→ Source records:

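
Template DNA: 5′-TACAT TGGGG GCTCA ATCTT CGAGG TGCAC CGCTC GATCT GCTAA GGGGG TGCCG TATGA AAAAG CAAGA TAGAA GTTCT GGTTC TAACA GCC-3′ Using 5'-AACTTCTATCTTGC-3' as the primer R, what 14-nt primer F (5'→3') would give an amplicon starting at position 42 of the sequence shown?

5'-CTAAGGGGGTGCCG-3'

The reverse primer's reverse complement GCAAGATAGAAGTT matches the template at positions 65–78; the product starts at position 42.
The forward primer is identical to the top strand over positions 42–55: CTAAGGGGGTGCCG.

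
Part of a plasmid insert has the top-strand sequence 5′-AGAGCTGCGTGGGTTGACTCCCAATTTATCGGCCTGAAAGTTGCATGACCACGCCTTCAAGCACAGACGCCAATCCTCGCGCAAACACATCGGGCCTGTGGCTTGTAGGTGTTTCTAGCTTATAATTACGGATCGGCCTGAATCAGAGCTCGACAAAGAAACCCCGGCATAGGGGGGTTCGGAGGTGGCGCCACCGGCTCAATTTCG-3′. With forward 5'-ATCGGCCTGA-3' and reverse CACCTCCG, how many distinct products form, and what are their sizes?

The forward primer ATCGGCCTGA matches the top strand at positions 28–37, 132–141.
The reverse primer's reverse complement is CGGAGGTG, matching at positions 180–187.
Each forward site pairs with the reverse site to give a product ending at position 187: sizes 160, 56 bp.

Two products: 160 bp, 56 bp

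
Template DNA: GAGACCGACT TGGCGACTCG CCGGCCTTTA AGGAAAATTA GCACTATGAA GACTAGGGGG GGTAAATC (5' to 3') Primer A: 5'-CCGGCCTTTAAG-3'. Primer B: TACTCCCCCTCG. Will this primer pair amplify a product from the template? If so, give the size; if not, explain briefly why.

Primer B (TACTCCCCCTCG) does not match the top strand, and its reverse complement CGAGGGGGAGTA does not match either.
With no annealing site for primer B, no amplification occurs.

No product — primer B has no binding site in the template.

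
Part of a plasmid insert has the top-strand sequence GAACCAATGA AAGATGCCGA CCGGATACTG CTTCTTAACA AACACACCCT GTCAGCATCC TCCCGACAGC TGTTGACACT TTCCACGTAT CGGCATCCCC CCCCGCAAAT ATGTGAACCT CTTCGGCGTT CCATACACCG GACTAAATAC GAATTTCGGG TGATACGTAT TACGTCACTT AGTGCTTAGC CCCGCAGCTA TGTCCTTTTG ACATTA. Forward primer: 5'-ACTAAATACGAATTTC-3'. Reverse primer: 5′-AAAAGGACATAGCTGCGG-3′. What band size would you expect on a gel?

Forward primer ACTAAATACGAATTTC is found on the top strand at positions 142–157.
Reverse complement of the reverse primer: CCGCAGCTATGTCCTTTT. This occurs on the top strand at positions 192–209.
The product runs from position 142 to position 209, so its length is 209 − 142 + 1 = 68 bp.

68 bp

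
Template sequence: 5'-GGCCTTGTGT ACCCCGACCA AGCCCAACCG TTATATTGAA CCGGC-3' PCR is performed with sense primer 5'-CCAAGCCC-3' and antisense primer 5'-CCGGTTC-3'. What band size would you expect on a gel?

27 bp

The forward primer matches the template at positions 18–25.
The reverse primer's reverse complement is GAACCGG, which matches the template at positions 38–44.
The product runs from position 18 to position 44, so its length is 44 − 18 + 1 = 27 bp.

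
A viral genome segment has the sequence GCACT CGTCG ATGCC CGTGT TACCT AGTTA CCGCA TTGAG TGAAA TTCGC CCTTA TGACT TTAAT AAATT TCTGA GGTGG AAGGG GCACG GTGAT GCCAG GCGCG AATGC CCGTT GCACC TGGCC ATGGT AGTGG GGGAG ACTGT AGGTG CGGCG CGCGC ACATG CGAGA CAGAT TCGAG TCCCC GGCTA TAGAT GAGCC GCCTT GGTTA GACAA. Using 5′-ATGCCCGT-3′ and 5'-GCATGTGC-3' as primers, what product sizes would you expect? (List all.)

156 bp, 60 bp

The forward primer ATGCCCGT matches the top strand at positions 11–18, 107–114.
The reverse primer's reverse complement is GCACATGC, matching at positions 159–166.
Each forward site pairs with the reverse site to give a product ending at position 166: sizes 156, 60 bp.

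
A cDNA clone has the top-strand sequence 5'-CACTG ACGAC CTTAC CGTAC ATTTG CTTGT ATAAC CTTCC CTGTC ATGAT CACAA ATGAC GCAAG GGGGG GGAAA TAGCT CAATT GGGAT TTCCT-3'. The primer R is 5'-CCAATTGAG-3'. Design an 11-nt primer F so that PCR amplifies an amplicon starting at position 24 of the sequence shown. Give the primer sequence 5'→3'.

5'-TGCTTGTATAA-3'

The reverse primer's reverse complement CTCAATTGG matches the template at positions 79–87; the product starts at position 24.
The forward primer is identical to the top strand over positions 24–34: TGCTTGTATAA.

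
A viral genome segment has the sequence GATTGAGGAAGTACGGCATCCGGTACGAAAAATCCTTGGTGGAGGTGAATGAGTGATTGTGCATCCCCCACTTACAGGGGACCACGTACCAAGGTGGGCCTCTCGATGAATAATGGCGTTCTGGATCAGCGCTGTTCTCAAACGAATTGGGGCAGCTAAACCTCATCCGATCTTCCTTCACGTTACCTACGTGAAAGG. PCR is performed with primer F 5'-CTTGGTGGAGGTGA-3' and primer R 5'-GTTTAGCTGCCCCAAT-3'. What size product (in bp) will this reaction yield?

Scanning the template, CTTGGTGGAGGTGA occurs at positions 35–48; this primer anneals to the bottom strand there with its 3' end pointing downstream.
The reverse primer's reverse complement is ATTGGGGCAGCTAAAC, which matches the template at positions 146–161.
Amplicon spans positions 35–161: 127 bp.

127 bp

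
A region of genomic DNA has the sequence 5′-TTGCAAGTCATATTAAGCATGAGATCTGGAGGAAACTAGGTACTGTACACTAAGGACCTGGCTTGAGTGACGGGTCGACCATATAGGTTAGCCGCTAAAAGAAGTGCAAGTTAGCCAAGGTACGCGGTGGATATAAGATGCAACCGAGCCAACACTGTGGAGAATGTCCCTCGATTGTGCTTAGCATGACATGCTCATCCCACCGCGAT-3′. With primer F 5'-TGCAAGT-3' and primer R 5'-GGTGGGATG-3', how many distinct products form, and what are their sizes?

Two products: 203 bp, 100 bp

The forward primer TGCAAGT matches the top strand at positions 2–8, 105–111.
The reverse primer's reverse complement is CATCCCACC, matching at positions 196–204.
Each forward site pairs with the reverse site to give a product ending at position 204: sizes 203, 100 bp.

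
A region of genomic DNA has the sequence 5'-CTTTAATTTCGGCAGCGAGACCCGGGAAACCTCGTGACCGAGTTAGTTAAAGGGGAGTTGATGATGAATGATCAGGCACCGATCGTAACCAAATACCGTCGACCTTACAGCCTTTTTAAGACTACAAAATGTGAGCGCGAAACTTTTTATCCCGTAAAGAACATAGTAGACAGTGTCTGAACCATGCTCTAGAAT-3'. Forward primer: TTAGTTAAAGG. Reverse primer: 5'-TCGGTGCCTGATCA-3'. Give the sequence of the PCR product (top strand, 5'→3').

Forward primer TTAGTTAAAGG is found on the top strand at positions 43–53.
Taking the reverse complement of TCGGTGCCTGATCA gives TGATCAGGCACCGA, found at positions 69–82 on the template; the primer anneals here to the top strand with its 3' end pointing upstream.
The product is the template from position 43 through 82 (40 bp).

5'-TTAGTTAAAGGGGAGTTGATGATGAATGATCAGGCACCGA-3'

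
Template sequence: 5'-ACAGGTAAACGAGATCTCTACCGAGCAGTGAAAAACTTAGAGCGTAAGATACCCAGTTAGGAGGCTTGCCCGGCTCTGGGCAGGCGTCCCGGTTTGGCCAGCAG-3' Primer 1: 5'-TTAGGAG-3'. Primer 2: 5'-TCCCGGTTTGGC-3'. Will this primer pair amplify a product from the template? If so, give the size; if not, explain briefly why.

Primer 1 (TTAGGAG) matches the top strand at positions 57–63 (3' end points downstream).
Primer 2 (TCCCGGTTTGGC) also matches the top strand directly, at positions 87–98 — its reverse complement GCCAAACCGGGA is not present.
Both primers anneal to the bottom strand with 3' ends pointing the same way, so neither can prime synthesis back toward the other.

No product — both primers anneal to the same strand and extend in the same direction.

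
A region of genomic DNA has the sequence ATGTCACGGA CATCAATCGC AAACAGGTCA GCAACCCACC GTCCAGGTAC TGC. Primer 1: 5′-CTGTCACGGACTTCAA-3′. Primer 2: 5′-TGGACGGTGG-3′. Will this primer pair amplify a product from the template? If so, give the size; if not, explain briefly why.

Primer 1 (CTGTCACGGACTTCAA) does not match the top strand, and its reverse complement TTGAAGTCCGTGACAG does not match either.
With no annealing site for primer 1, no amplification occurs.

No product — primer 1 has no binding site in the template.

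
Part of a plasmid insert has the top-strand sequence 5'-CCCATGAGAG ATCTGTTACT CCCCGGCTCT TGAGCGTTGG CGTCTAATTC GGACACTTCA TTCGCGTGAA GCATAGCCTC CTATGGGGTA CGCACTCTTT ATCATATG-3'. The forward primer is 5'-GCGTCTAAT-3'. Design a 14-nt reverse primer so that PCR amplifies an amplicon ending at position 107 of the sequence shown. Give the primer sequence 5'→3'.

The forward primer binds at positions 40–48; the product's 3' end on the top strand is position 107.
The reverse primer anneals to the top strand over positions 94–107, i.e. to ACTCTTTATCATAT.
Its sequence written 5'→3' is the reverse complement: ATATGATAAAGAGT.

5'-ATATGATAAAGAGT-3'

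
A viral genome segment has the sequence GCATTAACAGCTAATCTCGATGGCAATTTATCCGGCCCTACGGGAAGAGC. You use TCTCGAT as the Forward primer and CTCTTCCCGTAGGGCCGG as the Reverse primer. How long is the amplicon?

35 bp

Scanning the template, TCTCGAT occurs at positions 15–21; this primer anneals to the bottom strand there with its 3' end pointing downstream.
Reverse complement of the reverse primer: CCGGCCCTACGGGAAGAG. This occurs on the top strand at positions 32–49.
The product runs from position 15 to position 49, so its length is 49 − 15 + 1 = 35 bp.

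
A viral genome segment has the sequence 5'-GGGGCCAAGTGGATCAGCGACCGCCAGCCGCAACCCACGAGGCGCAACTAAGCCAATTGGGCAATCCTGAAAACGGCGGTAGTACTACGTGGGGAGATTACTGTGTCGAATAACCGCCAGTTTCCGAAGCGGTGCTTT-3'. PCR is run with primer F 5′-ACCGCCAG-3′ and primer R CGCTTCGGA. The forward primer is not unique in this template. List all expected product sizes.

The forward primer ACCGCCAG matches the top strand at positions 20–27, 113–120.
The reverse primer's reverse complement is TCCGAAGCG, matching at positions 123–131.
Each forward site pairs with the reverse site to give a product ending at position 131: sizes 112, 19 bp.

112 bp, 19 bp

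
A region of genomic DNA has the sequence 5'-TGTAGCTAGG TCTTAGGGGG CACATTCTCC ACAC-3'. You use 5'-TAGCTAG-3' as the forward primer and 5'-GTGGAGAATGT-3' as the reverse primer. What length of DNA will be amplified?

30 bp

Scanning the template, TAGCTAG occurs at positions 3–9; this primer anneals to the bottom strand there with its 3' end pointing downstream.
Reverse complement of the reverse primer: ACATTCTCCAC. This occurs on the top strand at positions 22–32.
Amplicon spans positions 3–32: 30 bp.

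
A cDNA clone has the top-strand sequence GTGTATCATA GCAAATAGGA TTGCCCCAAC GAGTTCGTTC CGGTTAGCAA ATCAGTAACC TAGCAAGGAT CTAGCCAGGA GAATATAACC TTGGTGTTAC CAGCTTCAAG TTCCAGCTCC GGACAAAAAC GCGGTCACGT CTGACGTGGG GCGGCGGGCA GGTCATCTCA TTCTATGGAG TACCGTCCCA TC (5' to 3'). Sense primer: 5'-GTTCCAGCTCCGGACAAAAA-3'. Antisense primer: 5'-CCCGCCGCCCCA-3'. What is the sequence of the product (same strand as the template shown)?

5'-GTTCCAGCTCCGGACAAAAACGCGGTCACGTCTGACGTGGGGCGGCGGG-3'

Scanning the template, GTTCCAGCTCCGGACAAAAA occurs at positions 110–129; this primer anneals to the bottom strand there with its 3' end pointing downstream.
Taking the reverse complement of CCCGCCGCCCCA gives TGGGGCGGCGGG, found at positions 147–158 on the template; the primer anneals here to the top strand with its 3' end pointing upstream.
The product is the template from position 110 through 158 (49 bp).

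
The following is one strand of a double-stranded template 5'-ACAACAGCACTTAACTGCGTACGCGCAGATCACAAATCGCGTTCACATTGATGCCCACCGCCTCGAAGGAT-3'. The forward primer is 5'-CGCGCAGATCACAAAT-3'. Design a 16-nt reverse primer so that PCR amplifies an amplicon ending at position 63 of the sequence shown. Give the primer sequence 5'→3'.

5'-AGGCGGTGGGCATCAA-3'

The forward primer binds at positions 22–37; the product's 3' end on the top strand is position 63.
The reverse primer anneals to the top strand over positions 48–63, i.e. to TTGATGCCCACCGCCT.
Its sequence written 5'→3' is the reverse complement: AGGCGGTGGGCATCAA.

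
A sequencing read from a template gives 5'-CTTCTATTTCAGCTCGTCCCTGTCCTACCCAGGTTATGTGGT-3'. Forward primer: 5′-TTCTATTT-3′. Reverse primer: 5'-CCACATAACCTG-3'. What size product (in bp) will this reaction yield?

40 bp

Forward primer TTCTATTT is found on the top strand at positions 2–9.
Taking the reverse complement of CCACATAACCTG gives CAGGTTATGTGG, found at positions 30–41 on the template; the primer anneals here to the top strand with its 3' end pointing upstream.
Product length = (reverse-primer end) − (forward-primer start) + 1 = 41 − 2 + 1 = 40 bp.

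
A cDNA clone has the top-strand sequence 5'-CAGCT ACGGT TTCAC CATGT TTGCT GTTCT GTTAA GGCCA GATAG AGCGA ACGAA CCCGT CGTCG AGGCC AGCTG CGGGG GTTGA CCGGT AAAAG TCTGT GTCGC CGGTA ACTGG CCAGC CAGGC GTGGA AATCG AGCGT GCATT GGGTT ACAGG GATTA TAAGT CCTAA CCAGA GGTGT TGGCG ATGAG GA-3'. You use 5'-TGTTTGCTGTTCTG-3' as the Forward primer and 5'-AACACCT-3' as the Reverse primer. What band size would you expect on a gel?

164 bp

Scanning the template, TGTTTGCTGTTCTG occurs at positions 18–31; this primer anneals to the bottom strand there with its 3' end pointing downstream.
The reverse primer's reverse complement is AGGTGTT, which matches the template at positions 175–181.
Amplicon spans positions 18–181: 164 bp.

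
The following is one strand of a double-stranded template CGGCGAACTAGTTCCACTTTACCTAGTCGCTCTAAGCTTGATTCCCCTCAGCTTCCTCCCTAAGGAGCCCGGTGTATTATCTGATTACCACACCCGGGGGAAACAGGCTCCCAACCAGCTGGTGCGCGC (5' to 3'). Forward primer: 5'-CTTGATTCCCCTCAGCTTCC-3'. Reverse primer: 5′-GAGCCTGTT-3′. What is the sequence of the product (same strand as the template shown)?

5'-CTTGATTCCCCTCAGCTTCCTCCCTAAGGAGCCCGGTGTATTATCTGATTACCACACCCGGGGGAAACAGGCTC-3'

Forward primer CTTGATTCCCCTCAGCTTCC is found on the top strand at positions 37–56.
The reverse primer's reverse complement is AACAGGCTC, which matches the template at positions 102–110.
The product is the template from position 37 through 110 (74 bp).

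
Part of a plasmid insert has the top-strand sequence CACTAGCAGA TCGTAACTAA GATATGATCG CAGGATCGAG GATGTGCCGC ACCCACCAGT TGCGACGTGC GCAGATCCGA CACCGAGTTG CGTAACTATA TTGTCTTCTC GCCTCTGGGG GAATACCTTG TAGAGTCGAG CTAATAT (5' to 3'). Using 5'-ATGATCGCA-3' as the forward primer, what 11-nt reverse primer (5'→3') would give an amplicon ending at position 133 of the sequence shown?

5'-CTACAAGGTAT-3'

The forward primer binds at positions 24–32; the product's 3' end on the top strand is position 133.
The reverse primer anneals to the top strand over positions 123–133, i.e. to ATACCTTGTAG.
Its sequence written 5'→3' is the reverse complement: CTACAAGGTAT.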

→ Assignment:
Find the line that contains "to 3'). Forward". Copy it and every line after it to the end of the records, exactly, and nothing more.

→ Written response:
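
The following is one strand of a double-stranded template CGGCGAACTAGTTCCACTTTACCTAGTCGCTCTAAGCTTGATTCCCCTCAGCTTCCTCCCTAAGGAGCCCGGTGTATTATCTGATTACCACACCCGGGGGAAACAGGCTCCCAACCAGCTGGTGCGCGC (5' to 3'). Forward primer: 5'-CTTGATTCCCCTCAGCTTCC-3'. Reverse primer: 5′-GAGCCTGTT-3′. What is the sequence of the product (same strand as the template shown)?

5'-CTTGATTCCCCTCAGCTTCCTCCCTAAGGAGCCCGGTGTATTATCTGATTACCACACCCGGGGGAAACAGGCTC-3'

Forward primer CTTGATTCCCCTCAGCTTCC is found on the top strand at positions 37–56.
The reverse primer's reverse complement is AACAGGCTC, which matches the template at positions 102–110.
The product is the template from position 37 through 110 (74 bp).

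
Part of a plasmid insert has the top-strand sequence CACTAGCAGA TCGTAACTAA GATATGATCG CAGGATCGAG GATGTGCCGC ACCCACCAGT TGCGACGTGC GCAGATCCGA CACCGAGTTG CGTAACTATA TTGTCTTCTC GCCTCTGGGG GAATACCTTG TAGAGTCGAG CTAATAT (5' to 3'). Using 5'-ATGATCGCA-3' as the forward primer, what 11-nt reverse primer (5'→3') would give an amplicon ending at position 133 of the sequence shown?

5'-CTACAAGGTAT-3'

The forward primer binds at positions 24–32; the product's 3' end on the top strand is position 133.
The reverse primer anneals to the top strand over positions 123–133, i.e. to ATACCTTGTAG.
Its sequence written 5'→3' is the reverse complement: CTACAAGGTAT.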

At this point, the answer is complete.